◆ **EXERCISE OBJECTIVE**: Since only part of the records is wanted, repeat exactly the lines from the one containing "to over the weekend." through the last line, both included.
================================
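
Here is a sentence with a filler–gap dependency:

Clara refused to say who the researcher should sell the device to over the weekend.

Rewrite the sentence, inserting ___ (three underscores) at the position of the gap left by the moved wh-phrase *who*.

Before movement: The researcher should sell the device to who over the weekend.
'who' functions as the object of the preposition 'to' (recipient of 'sell'). The gap is right after 'to'.

Clara refused to say who the researcher should sell the device to ___ over the weekend.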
================================
◆ **RESULT FOR THIS EXERCISE**:
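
Clara refused to say who the researcher should sell the device to over the weekend.

Rewrite the sentence, inserting ___ (three underscores) at the position of the gap left by the moved wh-phrase *who*.

Before movement: The researcher should sell the device to who over the weekend.
'who' functions as the object of the preposition 'to' (recipient of 'sell'). The gap is right after 'to'.

Clara refused to say who the researcher should sell the device to ___ over the weekend.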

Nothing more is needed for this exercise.